> _To do_: Locate each line below that includes "Consider" and reproduce it.

═════ Information

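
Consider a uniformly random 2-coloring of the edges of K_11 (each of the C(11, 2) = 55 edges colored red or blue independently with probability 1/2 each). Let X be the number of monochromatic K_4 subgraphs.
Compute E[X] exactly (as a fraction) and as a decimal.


Let X = Σ_S X_S over the C(11, 4) = 330 subsets S of size 4, where X_S = 1 if the K_4 on S is monochromatic.
For a fixed S, the K_4 on S has C(4, 2) = 6 edges. P[all 6 edges red] = (1/2)^6, and likewise for blue, so P[monochromatic] = 2·(1/2)^6 = 2^{1 − 6} = 1/32.
By linearity: E[X] = C(11, 4) · 2^{1 − 6} = 330 · 1/32 = 165/16.
Numerically: E[X] ≈ 10.3125.

E[X] = C(11,4)·2^(1−C(4,2)) = 165/16 ≈ 10.3125.


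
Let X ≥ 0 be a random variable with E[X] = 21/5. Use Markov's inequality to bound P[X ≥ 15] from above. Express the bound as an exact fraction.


μ = E[X] = 21/5, a = 15.
Markov: P[X ≥ 15] ≤ μ/a = (21/5)/15 = 7/25.
Numerically: ≈ 0.280000.
(Since a = 15 > μ = 4.200000, the bound 7/25 is < 1 and informative.)

P[X ≥ 15] ≤ 7/25 ≈ 0.280000.


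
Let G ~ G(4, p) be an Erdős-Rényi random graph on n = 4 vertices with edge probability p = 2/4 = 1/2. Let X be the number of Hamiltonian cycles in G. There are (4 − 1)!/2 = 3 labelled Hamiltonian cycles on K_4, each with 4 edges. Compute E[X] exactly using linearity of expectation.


K_4 has (4 − 1)!/2 = 3 labelled Hamiltonian cycles.
For each such Hamiltonian cycle H, let X_H = 1 if all 4 edges of H are present in G. Then P[X_H = 1] = p^{4} = (1/2)^{4} = 1/16.
By linearity: E[X] = Σ_H E[X_H] = 3 · p^{4} = 3 · 1/16 = 3/16.
Numerically: E[X] ≈ 0.1875.

E[X] = 3 · (1/2)^{4} = 3/16 ≈ 0.1875.


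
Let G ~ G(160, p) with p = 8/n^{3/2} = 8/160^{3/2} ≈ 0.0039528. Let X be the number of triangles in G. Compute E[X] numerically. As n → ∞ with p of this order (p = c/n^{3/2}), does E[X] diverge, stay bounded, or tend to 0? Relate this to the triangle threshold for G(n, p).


Number of potential triangles: C(160, 3) = 669920.
Each occurs with probability p³ ≈ (0.0039528)³ ≈ 6.1763236e-08.
By linearity: E[X] = C(160, 3)·p³ ≈ 669920 · 6.1763236e-08 ≈ 0.04138.
Since α = 3/2 > 1, p = c/n^{3/2} = o(1/n) is below the triangle threshold p ~ 1/n. Asymptotically E[X] ~ (c³/6)·n^{3(1−α)} = (8³/6)·n^{-1.5} → 0, so by Markov's inequality G has no triangles w.h.p.

E[X] ≈ 0.04138; in regime p = Θ(1/n^{3/2}) E[X] tends to 0 (below the triangle threshold p ~ 1/n).


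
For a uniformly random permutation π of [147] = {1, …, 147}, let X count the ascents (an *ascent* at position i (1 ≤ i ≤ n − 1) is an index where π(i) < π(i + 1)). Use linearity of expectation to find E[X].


Write X = Σ X_I over i = 1, …, 146, with X_I the indicator of one ascent.
There are 146 indicators.
For each fixed i, the pair (π(i), π(i+1)) is a uniformly random ordered pair of distinct values from {1, …, 147}; by symmetry P[π(i) < π(i+1)] = 1/2.
By linearity: E[X] = 146 · (1/2) = (147 − 1) · (1/2) = 73 ≈ 73.000.

E[X] = 73 = 73.000.


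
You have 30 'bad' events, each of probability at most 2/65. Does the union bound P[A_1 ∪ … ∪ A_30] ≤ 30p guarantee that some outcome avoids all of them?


Union bound: P[∪_{i=1}^{30} A_i] ≤ Σ_i P[A_i] ≤ 30·p = 30·(2/65) = 12/13.
Numerically: 12/13 ≈ 0.92308.
Is 12/13 < 1? YES.
Since P[∪ A_i] ≤ 12/13 < 1, the complement has P[∩ A_i^c] ≥ 1 − 12/13 = 1/13 > 0, so some outcome avoids every A_i.

30·p = 12/13 ≈ 0.92308; existence CERTIFIED by the union bound.


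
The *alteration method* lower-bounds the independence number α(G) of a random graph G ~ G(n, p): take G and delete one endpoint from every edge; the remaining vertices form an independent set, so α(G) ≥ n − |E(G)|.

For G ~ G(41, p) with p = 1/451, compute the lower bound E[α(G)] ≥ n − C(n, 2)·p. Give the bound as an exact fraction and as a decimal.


E[|E(G)|] = C(41, 2)·p = 820 · (1/451) = 20/11.
E[α(G)] ≥ n − E[|E(G)|] = 41 − 20/11 = 431/11.
Numerically: ≈ 39.182.
(This is only a lower bound; the true E[α(G)] may be larger.)

E[α(G)] ≥ 431/11 ≈ 39.182.


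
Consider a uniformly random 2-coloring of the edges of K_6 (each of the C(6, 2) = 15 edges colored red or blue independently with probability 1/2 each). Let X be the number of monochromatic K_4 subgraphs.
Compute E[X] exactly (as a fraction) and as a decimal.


Let X = Σ_S X_S over the C(6, 4) = 15 subsets S of size 4, where X_S = 1 if the K_4 on S is monochromatic.
For a fixed S, the K_4 on S has C(4, 2) = 6 edges. P[all 6 edges red] = (1/2)^6, and likewise for blue, so P[monochromatic] = 2·(1/2)^6 = 2^{1 − 6} = 1/32.
By linearity of expectation: E[X] = C(6, 4) · 2^{1 − 6} = 15 · 1/32 = 15/32.
Numerically: E[X] ≈ 0.4688.

E[X] = C(6,4)·2^(1−C(4,2)) = 15/32 ≈ 0.4688.


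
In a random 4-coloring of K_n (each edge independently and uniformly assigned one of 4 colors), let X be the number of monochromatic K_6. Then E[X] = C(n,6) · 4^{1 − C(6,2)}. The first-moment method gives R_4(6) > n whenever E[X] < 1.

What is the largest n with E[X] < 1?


We need C(n, 6) · 4^{1 − 15} < 1, i.e. C(n, 6) < 4^{15 − 1} = 268435456.
Check values of n near the boundary:
  n = 73: C(73, 6) = 170230452; 170230452 < 268435456? YES
  n = 74: C(74, 6) = 185250786; 185250786 < 268435456? YES
  n = 75: C(75, 6) = 201359550; 201359550 < 268435456? YES
  n = 76: C(76, 6) = 218618940; 218618940 < 268435456? YES
  n = 77: C(77, 6) = 237093780; 237093780 < 268435456? YES
  n = 78: C(78, 6) = 256851595; 256851595 < 268435456? YES
  n = 79: C(79, 6) = 277962685; 277962685 < 268435456? NO
  n = 80: C(80, 6) = 300500200; 300500200 < 268435456? NO
  n = 81: C(81, 6) = 324540216; 324540216 < 268435456? NO
The largest n with C(n, 6) < 268435456 is n = 78 (where E[X] = 256851595/268435456 ≈ 0.956847). Hence R_4(6) > 78, i.e. R_4(6) ≥ 79.

Largest n = 78; hence R_4(6) > 78.


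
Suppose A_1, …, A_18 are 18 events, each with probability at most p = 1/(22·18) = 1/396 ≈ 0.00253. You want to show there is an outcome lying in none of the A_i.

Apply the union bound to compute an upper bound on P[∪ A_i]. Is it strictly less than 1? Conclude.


Union bound: P[∪_{i=1}^{18} A_i] ≤ Σ_i P[A_i] ≤ 18·p = 18·(1/396) = 1/22.
Numerically: 1/22 ≈ 0.04545.
Is 1/22 < 1? YES.
Since P[∪ A_i] ≤ 1/22 < 1, the complement has P[∩ A_i^c] ≥ 1 − 1/22 = 21/22 > 0, so some outcome avoids every A_i.

18·p = 1/22 ≈ 0.04545; existence CERTIFIED by the union bound.


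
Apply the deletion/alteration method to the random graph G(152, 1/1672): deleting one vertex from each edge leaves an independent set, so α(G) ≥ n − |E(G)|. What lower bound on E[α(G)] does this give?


E[|E(G)|] = C(152, 2)·p = 11476 · (1/1672) = 151/22.
E[α(G)] ≥ n − E[|E(G)|] = 152 − 151/22 = 3193/22.
Numerically: ≈ 145.13636.
(This is only a lower bound; the true E[α(G)] may be larger.)

E[α(G)] ≥ 3193/22 ≈ 145.13636.


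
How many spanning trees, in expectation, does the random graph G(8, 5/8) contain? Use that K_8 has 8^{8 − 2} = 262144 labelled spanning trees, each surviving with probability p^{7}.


K_8 has 8^{8 − 2} = 262144 labelled spanning trees.
For each such spanning tree H, let X_H = 1 if all 7 edges of H are present in G. Then P[X_H = 1] = p^{7} = (5/8)^{7} = 78125/2097152.
By linearity of expectation: E[X] = Σ_H E[X_H] = 262144 · p^{7} = 262144 · 78125/2097152 = 78125/8.
Numerically: E[X] ≈ 9.77e+03.

E[X] = 262144 · (5/8)^{7} = 78125/8 ≈ 9.77e+03.


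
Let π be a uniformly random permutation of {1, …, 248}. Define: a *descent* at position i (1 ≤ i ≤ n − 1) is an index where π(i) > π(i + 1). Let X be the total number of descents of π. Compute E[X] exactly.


Write X = Σ X_I over i = 1, …, 247, with X_I the indicator of one descent.
There are 247 indicators.
For each fixed i, the pair (π(i), π(i+1)) is a uniformly random ordered pair of distinct values from {1, …, 248}; by symmetry P[π(i) > π(i+1)] = 1/2.
By linearity: E[X] = 247 · (1/2) = (248 − 1) · (1/2) = 247/2 ≈ 123.500.

E[X] = 247/2 = 123.500.


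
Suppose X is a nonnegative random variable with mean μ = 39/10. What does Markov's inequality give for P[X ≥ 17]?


μ = E[X] = 39/10, a = 17.
Markov: P[X ≥ 17] ≤ μ/a = (39/10)/17 = 39/170.
Numerically: ≈ 0.2294.
(Since a = 17 > μ = 3.9000, the bound 39/170 is < 1 and informative.)

P[X ≥ 17] ≤ 39/170 ≈ 0.2294.


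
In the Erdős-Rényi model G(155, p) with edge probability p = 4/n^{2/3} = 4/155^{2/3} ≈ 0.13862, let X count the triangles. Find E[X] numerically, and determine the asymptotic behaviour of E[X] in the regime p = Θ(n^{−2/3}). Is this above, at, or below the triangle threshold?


Number of potential triangles: C(155, 3) = 608685.
Each occurs with probability p³ ≈ (0.13862)³ ≈ 2.6638918e-03.
By linearity: E[X] = C(155, 3)·p³ ≈ 608685 · 2.6638918e-03 ≈ 1621.47097.
Since α = 2/3 < 1, p = c/n^{2/3} ≫ 1/n is above the triangle threshold p ~ 1/n. Asymptotically E[X] ~ (c³/6)·n^{3(1−α)} = (4³/6)·n^{1} → ∞; triangles are abundant w.h.p.

E[X] ≈ 1621.47097; in regime p = Θ(1/n^{2/3}) E[X] diverges (above the triangle threshold p ~ 1/n).


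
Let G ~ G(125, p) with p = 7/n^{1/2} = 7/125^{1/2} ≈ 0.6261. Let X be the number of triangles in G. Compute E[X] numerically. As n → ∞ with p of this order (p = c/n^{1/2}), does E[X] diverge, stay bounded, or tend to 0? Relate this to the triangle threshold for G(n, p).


Number of potential triangles: C(125, 3) = 317750.
Each occurs with probability p³ ≈ (0.6261)³ ≈ 2.454308e-01.
By linearity: E[X] = C(125, 3)·p³ ≈ 317750 · 2.454308e-01 ≈ 77985.6434.
Since α = 1/2 < 1, p = c/n^{1/2} ≫ 1/n is above the triangle threshold p ~ 1/n. Asymptotically E[X] ~ (c³/6)·n^{3(1−α)} = (7³/6)·n^{1.5} → ∞; triangles are abundant w.h.p.

E[X] ≈ 77985.6434; in regime p = Θ(1/n^{1/2}) E[X] diverges (above the triangle threshold p ~ 1/n).


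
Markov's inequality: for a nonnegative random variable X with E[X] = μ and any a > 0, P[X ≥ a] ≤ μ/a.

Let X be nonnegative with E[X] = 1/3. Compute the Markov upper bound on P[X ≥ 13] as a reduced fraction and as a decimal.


μ = E[X] = 1/3, a = 13.
Markov: P[X ≥ 13] ≤ μ/a = (1/3)/13 = 1/39.
Numerically: ≈ 0.026.
(Since a = 13 > μ = 0.333, the bound 1/39 is < 1 and informative.)

P[X ≥ 13] ≤ 1/39 ≈ 0.026.


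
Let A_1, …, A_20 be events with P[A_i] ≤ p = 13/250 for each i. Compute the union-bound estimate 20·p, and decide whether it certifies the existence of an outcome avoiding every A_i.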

══════════

> _Result for this task_:
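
Consider a uniformly random 2-coloring of the edges of K_11 (each of the C(11, 2) = 55 edges colored red or blue independently with probability 1/2 each). Let X be the number of monochromatic K_4 subgraphs.
Consider a uniformly random 2-coloring of the edges of K_6 (each of the C(6, 2) = 15 edges colored red or blue independently with probability 1/2 each). Let X be the number of monochromatic K_4 subgraphs.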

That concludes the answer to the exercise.